▸ ASSIGNMENT:
From the line with "Let S(r, D)" through the final line of the entries below, write out each line exactly and nothing else.

▸ PROVIDED INFORMATION:
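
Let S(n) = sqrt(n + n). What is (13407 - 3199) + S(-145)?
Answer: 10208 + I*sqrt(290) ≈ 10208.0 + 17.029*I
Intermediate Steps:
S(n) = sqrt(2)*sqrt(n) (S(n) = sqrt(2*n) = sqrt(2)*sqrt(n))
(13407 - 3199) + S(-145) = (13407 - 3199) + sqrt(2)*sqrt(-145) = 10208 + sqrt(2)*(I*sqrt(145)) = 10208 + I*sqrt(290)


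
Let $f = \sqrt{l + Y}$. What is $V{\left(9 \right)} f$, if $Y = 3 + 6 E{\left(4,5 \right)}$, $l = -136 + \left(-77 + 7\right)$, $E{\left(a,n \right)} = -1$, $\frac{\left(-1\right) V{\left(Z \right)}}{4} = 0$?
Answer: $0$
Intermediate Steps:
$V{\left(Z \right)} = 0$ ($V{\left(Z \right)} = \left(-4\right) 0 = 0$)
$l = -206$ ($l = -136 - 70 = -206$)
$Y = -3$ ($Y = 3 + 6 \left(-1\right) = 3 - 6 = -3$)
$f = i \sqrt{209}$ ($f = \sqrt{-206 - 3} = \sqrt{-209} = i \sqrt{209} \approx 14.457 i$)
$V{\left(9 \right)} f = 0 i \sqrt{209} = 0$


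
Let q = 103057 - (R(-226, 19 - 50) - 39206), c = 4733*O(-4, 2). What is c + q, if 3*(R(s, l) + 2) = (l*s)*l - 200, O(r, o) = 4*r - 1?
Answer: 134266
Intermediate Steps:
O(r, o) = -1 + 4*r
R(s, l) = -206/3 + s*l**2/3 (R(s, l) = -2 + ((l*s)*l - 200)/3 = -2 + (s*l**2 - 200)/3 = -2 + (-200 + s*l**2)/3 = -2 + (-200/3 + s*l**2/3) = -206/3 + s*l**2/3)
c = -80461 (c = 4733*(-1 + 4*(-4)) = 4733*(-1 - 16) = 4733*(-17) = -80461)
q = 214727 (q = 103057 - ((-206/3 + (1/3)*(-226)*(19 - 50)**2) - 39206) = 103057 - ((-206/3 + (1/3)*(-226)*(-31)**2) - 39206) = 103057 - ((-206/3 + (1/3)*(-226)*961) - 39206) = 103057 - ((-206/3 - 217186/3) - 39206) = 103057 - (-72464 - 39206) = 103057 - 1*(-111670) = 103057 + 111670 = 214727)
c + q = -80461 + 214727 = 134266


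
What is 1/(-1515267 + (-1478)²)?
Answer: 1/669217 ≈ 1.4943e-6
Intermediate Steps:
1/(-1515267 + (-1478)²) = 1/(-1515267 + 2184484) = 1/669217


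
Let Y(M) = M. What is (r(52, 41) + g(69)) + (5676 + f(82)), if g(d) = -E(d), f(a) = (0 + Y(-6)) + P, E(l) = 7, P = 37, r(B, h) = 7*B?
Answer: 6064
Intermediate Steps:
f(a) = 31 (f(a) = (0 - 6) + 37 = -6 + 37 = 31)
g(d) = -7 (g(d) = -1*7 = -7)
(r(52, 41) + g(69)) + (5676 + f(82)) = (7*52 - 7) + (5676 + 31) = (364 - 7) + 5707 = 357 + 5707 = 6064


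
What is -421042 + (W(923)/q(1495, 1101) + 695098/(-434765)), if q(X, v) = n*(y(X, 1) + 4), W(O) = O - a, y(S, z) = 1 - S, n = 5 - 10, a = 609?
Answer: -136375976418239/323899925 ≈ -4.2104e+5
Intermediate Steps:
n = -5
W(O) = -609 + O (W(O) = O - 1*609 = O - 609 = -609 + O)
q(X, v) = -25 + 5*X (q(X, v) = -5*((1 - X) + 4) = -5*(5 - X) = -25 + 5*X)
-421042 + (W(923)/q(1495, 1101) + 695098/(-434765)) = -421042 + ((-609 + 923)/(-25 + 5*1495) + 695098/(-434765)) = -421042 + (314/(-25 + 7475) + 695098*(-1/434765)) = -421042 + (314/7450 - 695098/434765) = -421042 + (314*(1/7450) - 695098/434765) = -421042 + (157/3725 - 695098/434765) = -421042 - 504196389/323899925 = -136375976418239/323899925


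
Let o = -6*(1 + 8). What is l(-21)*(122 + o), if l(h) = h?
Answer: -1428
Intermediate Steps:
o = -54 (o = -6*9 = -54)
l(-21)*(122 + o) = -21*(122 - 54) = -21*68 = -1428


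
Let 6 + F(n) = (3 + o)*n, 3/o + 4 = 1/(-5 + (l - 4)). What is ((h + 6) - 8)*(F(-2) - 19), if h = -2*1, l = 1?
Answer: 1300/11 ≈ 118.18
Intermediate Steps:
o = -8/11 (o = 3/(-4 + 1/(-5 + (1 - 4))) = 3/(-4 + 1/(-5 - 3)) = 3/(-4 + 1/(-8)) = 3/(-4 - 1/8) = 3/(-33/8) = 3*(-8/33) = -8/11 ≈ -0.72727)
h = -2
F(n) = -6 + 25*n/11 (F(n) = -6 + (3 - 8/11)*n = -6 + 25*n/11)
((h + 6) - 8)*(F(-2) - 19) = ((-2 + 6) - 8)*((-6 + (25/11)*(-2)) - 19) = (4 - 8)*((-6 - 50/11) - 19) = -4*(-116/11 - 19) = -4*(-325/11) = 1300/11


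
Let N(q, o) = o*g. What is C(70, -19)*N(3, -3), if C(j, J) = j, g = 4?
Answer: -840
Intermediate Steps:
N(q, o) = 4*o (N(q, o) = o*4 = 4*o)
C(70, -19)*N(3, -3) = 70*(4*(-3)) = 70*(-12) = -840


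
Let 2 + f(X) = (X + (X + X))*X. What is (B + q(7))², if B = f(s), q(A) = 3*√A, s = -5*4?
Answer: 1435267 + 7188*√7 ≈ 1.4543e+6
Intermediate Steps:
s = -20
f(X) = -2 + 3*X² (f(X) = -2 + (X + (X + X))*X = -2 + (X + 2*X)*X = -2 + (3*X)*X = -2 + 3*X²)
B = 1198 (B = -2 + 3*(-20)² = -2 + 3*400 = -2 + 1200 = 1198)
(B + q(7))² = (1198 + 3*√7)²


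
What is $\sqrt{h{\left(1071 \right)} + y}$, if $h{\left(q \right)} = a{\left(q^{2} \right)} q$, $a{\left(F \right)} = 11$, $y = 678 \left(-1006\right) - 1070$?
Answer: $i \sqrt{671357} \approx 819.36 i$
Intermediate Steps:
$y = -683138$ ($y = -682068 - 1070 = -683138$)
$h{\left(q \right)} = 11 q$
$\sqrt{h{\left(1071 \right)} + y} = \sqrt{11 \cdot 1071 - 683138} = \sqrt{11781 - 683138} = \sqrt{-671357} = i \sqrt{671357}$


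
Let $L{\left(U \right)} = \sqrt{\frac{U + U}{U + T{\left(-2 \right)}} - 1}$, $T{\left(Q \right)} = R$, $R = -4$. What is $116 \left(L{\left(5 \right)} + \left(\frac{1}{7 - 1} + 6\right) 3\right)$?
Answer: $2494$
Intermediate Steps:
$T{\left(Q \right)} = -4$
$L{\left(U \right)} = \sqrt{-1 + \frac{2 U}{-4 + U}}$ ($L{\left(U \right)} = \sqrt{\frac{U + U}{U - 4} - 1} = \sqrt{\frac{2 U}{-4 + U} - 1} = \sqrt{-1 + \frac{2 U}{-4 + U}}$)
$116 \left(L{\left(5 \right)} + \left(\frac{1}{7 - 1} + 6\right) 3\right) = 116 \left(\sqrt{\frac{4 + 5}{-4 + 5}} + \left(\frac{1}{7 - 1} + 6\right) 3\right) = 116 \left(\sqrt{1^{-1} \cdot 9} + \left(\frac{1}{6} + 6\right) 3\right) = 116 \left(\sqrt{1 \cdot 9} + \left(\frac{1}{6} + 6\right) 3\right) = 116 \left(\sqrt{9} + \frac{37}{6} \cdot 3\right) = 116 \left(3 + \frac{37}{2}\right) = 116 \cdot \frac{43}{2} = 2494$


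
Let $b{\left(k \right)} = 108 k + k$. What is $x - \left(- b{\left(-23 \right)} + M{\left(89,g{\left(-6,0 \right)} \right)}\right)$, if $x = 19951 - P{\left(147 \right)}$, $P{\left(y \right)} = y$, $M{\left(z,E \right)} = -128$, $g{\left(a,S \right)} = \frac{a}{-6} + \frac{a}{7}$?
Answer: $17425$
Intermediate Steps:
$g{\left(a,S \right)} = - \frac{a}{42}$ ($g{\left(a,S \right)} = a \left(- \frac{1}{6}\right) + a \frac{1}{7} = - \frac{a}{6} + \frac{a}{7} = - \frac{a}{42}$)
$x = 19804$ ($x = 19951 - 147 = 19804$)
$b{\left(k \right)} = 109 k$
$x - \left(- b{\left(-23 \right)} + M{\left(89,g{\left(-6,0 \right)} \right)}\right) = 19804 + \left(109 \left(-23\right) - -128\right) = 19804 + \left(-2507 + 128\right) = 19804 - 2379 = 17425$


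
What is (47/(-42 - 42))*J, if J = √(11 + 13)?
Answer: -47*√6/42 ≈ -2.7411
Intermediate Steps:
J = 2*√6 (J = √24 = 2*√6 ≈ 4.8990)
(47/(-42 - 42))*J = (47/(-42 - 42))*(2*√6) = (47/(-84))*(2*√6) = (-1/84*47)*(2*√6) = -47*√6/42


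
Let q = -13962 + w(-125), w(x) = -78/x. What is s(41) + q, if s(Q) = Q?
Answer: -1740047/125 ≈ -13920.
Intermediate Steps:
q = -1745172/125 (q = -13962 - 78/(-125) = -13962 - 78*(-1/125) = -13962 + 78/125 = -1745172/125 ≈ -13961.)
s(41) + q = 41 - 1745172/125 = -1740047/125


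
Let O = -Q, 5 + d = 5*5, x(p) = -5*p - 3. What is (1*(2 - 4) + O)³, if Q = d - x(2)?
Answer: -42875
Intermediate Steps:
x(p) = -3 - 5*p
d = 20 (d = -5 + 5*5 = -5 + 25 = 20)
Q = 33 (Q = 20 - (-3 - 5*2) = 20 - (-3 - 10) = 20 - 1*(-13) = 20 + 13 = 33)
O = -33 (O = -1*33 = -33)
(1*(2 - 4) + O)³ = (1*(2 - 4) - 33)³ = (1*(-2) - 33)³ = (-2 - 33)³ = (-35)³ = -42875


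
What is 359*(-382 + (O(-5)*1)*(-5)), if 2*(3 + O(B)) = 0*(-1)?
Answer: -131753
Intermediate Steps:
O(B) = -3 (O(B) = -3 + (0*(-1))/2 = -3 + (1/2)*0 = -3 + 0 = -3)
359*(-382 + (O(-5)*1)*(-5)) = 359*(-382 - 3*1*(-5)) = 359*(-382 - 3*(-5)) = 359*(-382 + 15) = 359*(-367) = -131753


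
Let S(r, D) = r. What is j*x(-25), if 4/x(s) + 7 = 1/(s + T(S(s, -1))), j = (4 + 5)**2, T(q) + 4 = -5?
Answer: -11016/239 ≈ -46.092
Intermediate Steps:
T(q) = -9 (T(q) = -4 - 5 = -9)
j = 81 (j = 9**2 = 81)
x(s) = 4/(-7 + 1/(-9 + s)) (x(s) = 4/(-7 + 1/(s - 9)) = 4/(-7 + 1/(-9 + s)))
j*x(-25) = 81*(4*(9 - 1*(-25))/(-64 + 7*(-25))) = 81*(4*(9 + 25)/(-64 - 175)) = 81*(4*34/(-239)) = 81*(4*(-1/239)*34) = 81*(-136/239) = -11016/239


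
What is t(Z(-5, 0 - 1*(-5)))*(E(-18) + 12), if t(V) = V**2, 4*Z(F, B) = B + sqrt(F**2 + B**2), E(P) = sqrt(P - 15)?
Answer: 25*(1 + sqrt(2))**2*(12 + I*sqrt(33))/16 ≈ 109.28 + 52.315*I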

▸ EXERCISE OUTPUT:
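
Let S(r, D) = r. What is j*x(-25), if 4/x(s) + 7 = 1/(s + T(S(s, -1))), j = (4 + 5)**2, T(q) + 4 = -5?
Answer: -11016/239 ≈ -46.092
Intermediate Steps:
T(q) = -9 (T(q) = -4 - 5 = -9)
j = 81 (j = 9**2 = 81)
x(s) = 4/(-7 + 1/(-9 + s)) (x(s) = 4/(-7 + 1/(s - 9)) = 4/(-7 + 1/(-9 + s)))
j*x(-25) = 81*(4*(9 - 1*(-25))/(-64 + 7*(-25))) = 81*(4*(9 + 25)/(-64 - 175)) = 81*(4*34/(-239)) = 81*(4*(-1/239)*34) = 81*(-136/239) = -11016/239


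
What is t(Z(-5, 0 - 1*(-5)))*(E(-18) + 12), if t(V) = V**2, 4*Z(F, B) = B + sqrt(F**2 + B**2), E(P) = sqrt(P - 15)?
Answer: 25*(1 + sqrt(2))**2*(12 + I*sqrt(33))/16 ≈ 109.28 + 52.315*I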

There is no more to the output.